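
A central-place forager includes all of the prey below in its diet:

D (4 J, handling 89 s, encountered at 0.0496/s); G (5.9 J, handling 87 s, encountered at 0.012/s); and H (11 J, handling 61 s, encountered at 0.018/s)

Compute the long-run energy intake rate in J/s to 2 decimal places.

0.06 J/s

R = (0.0496×4 + 0.012×5.9 + 0.018×11) / (1 + 0.0496×89 + 0.012×87 + 0.018×61) = 0.4672/7.556 = 0.06183 J/s.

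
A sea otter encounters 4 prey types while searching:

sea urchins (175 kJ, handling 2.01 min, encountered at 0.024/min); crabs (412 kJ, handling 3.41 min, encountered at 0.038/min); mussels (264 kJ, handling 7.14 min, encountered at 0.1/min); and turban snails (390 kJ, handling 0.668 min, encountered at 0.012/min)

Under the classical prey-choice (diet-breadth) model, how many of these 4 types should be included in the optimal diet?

4

E/h in descending order: turban snails 584, crabs 121, sea urchins 87.1, mussels 37 kJ/min. The optimal diet is the largest prefix of this list for which every included type satisfies E_i/h_i > R on the types above it.
Rate on top 1: 4.643. crabs: 121 > 4.643 → include.
Rate on top 2: 17.88. sea urchins: 87.1 > 17.88 → include.
Rate on top 3: 20.69. mussels: 37 > 20.69 → include.
Optimal diet: turban snails, crabs, sea urchins, mussels — 4 of 4 types.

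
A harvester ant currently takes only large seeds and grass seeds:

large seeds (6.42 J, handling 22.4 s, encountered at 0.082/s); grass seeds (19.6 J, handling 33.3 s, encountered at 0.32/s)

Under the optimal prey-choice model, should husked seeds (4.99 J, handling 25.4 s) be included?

No

On large seeds and grass seeds alone, R = ΣλE/(1+Σλh) = 6.798/13.49 = 0.5039 J/s.
Profitability of husked seeds: 4.99/25.4 = 0.1965 J/s.
Since 0.1965 < R, time spent handling husked seeds is better spent searching.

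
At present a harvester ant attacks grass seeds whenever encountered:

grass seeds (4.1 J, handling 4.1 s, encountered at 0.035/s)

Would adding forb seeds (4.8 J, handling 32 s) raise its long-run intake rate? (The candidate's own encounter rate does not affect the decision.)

Yes

Current rate: (0.035×4.1)/(1 + 0.035×4.1) = 0.1255 J/s.
Profitability of forb seeds: 4.8/32 = 0.15 J/s.
Since 0.15 > R, including forb seeds increases the long-run rate.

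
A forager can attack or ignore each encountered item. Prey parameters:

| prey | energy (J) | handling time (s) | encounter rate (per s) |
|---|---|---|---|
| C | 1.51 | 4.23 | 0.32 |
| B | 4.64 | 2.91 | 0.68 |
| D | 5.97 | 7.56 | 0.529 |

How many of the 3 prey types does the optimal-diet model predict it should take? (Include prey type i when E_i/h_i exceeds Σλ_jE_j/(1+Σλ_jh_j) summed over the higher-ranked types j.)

E/h in descending order: B 1.59, D 0.79, C 0.357 J/s. The optimal diet is the largest prefix of this list for which every included type satisfies E_i/h_i > R on the types above it.
Rate on top 1: 1.059. D: 0.79 < 1.059 → exclude; stop.
Optimal diet: B — 1 of 3 types.

1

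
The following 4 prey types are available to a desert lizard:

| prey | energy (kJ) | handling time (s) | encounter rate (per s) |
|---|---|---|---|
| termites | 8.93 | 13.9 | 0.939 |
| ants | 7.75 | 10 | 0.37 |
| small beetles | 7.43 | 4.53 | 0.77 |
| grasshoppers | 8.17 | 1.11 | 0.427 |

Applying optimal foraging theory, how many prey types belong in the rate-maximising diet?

1

Profitabilities (E/h, kJ/s): grasshoppers 7.36, small beetles 1.64, ants 0.775, termites 0.642. Add prey in this order while the next type's profitability exceeds the intake rate on those already taken.
Rate on top 1: 2.367. small beetles: 1.64 < 2.367 → exclude; stop.
Optimal diet: grasshoppers — 1 of 4 types.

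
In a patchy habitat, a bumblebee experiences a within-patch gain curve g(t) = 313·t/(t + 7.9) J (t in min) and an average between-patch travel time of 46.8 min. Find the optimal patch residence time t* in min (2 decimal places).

19.23 min

Maximise g(t)/(T+t): set derivative to zero → g'(t)(T+t) = g(t).
g'(t) = 313·7.9/(t + 7.9)². Setting 313·7.9/(t+7.9)² = 313t/[(t+7.9)(46.8+t)] gives 7.9(46.8+t) = t(t+7.9), so t² = 7.9×46.8 = 369.7.
t* = √369.7 = 19.23 min.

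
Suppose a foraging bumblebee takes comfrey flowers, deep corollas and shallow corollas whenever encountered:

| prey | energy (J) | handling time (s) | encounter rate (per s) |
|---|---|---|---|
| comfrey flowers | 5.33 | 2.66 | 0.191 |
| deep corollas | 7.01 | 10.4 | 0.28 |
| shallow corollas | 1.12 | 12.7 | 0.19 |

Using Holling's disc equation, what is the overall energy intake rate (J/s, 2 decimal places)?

0.47 J/s

Energy encountered per unit search time: 0.191×5.33 + 0.28×7.01 + 0.19×1.12 = 3.194 J/s.
Handling time per unit search time: 0.191×2.66 + 0.28×10.4 + 0.19×12.7 = 5.833.
Rate = 3.194/(1 + 5.833) = 0.4674 J/s.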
● ● ● ●
Task directions
The complete listing is to be repeated exactly.

Response box
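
A central-place forager includes all of the prey below in its diet:

D (4 J, handling 89 s, encountered at 0.0496/s); G (5.9 J, handling 87 s, encountered at 0.012/s); and H (11 J, handling 61 s, encountered at 0.018/s)

Compute the long-run energy intake rate in J/s to 2 decimal places.

0.06 J/s

R = (0.0496×4 + 0.012×5.9 + 0.018×11) / (1 + 0.0496×89 + 0.012×87 + 0.018×61) = 0.4672/7.556 = 0.06183 J/s.

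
A sea otter encounters 4 prey types while searching:

sea urchins (175 kJ, handling 2.01 min, encountered at 0.024/min); crabs (412 kJ, handling 3.41 min, encountered at 0.038/min); mussels (264 kJ, handling 7.14 min, encountered at 0.1/min); and turban snails (390 kJ, handling 0.668 min, encountered at 0.012/min)

Under the classical prey-choice (diet-breadth) model, how many of these 4 types should be included in the optimal diet?

4

E/h in descending order: turban snails 584, crabs 121, sea urchins 87.1, mussels 37 kJ/min. The optimal diet is the largest prefix of this list for which every included type satisfies E_i/h_i > R on the types above it.
Rate on top 1: 4.643. crabs: 121 > 4.643 → include.
Rate on top 2: 17.88. sea urchins: 87.1 > 17.88 → include.
Rate on top 3: 20.69. mussels: 37 > 20.69 → include.
Optimal diet: turban snails, crabs, sea urchins, mussels — 4 of 4 types.

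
A harvester ant currently takes only large seeds and grass seeds:

large seeds (6.42 J, handling 22.4 s, encountered at 0.082/s); grass seeds (19.6 J, handling 33.3 s, encountered at 0.32/s)

Under the optimal prey-choice model, should husked seeds (4.99 J, handling 25.4 s) be included?

No

On large seeds and grass seeds alone, R = ΣλE/(1+Σλh) = 6.798/13.49 = 0.5039 J/s.
Profitability of husked seeds: 4.99/25.4 = 0.1965 J/s.
Since 0.1965 < R, time spent handling husked seeds is better spent searching.

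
At present a harvester ant attacks grass seeds whenever encountered:

grass seeds (4.1 J, handling 4.1 s, encountered at 0.035/s)

Would adding forb seeds (4.8 J, handling 32 s) raise its long-run intake rate? (The candidate's own encounter rate does not affect the decision.)

Yes

Current rate: (0.035×4.1)/(1 + 0.035×4.1) = 0.1255 J/s.
Profitability of forb seeds: 4.8/32 = 0.15 J/s.
Since 0.15 > R, including forb seeds increases the long-run rate.

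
A forager can attack or ignore each encountered item. Prey parameters:

| prey | energy (J) | handling time (s) | encounter rate (per s) |
|---|---|---|---|
| C | 1.51 | 4.23 | 0.32 |
| B | 4.64 | 2.91 | 0.68 |
| D | 5.97 | 7.56 | 0.529 |

How many of the 3 prey types does the optimal-diet model predict it should take? (Include prey type i when E_i/h_i exceeds Σλ_jE_j/(1+Σλ_jh_j) summed over the higher-ranked types j.)

E/h in descending order: B 1.59, D 0.79, C 0.357 J/s. The optimal diet is the largest prefix of this list for which every included type satisfies E_i/h_i > R on the types above it.
Rate on top 1: 1.059. D: 0.79 < 1.059 → exclude; stop.
Optimal diet: B — 1 of 3 types.

1

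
The following 4 prey types are available to a desert lizard:

| prey | energy (kJ) | handling time (s) | encounter rate (per s) |
|---|---|---|---|
| termites | 8.93 | 13.9 | 0.939 |
| ants | 7.75 | 10 | 0.37 |
| small beetles | 7.43 | 4.53 | 0.77 |
| grasshoppers | 8.17 | 1.11 | 0.427 |

Applying optimal foraging theory, how many prey types belong in the rate-maximising diet?

1

Profitabilities (E/h, kJ/s): grasshoppers 7.36, small beetles 1.64, ants 0.775, termites 0.642. Add prey in this order while the next type's profitability exceeds the intake rate on those already taken.
Rate on top 1: 2.367. small beetles: 1.64 < 2.367 → exclude; stop.
Optimal diet: grasshoppers — 1 of 4 types.

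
In a patchy habitat, a bumblebee experiences a within-patch gain curve g(t) = 313·t/(t + 7.9) J (t in min) and an average between-patch travel time of 46.8 min. Find the optimal patch residence time t* in min (2 decimal places).

19.23 min

Maximise g(t)/(T+t): set derivative to zero → g'(t)(T+t) = g(t).
g'(t) = 313·7.9/(t + 7.9)². Setting 313·7.9/(t+7.9)² = 313t/[(t+7.9)(46.8+t)] gives 7.9(46.8+t) = t(t+7.9), so t² = 7.9×46.8 = 369.7.
t* = √369.7 = 19.23 min.

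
Suppose a foraging bumblebee takes comfrey flowers, deep corollas and shallow corollas whenever encountered:

| prey | energy (J) | handling time (s) | encounter rate (per s) |
|---|---|---|---|
| comfrey flowers | 5.33 | 2.66 | 0.191 |
| deep corollas | 7.01 | 10.4 | 0.28 |
| shallow corollas | 1.12 | 12.7 | 0.19 |

Using Holling's disc equation, what is the overall energy intake rate (J/s, 2 decimal places)?

0.47 J/s

Energy encountered per unit search time: 0.191×5.33 + 0.28×7.01 + 0.19×1.12 = 3.194 J/s.
Handling time per unit search time: 0.191×2.66 + 0.28×10.4 + 0.19×12.7 = 5.833.
Rate = 3.194/(1 + 5.833) = 0.4674 J/s.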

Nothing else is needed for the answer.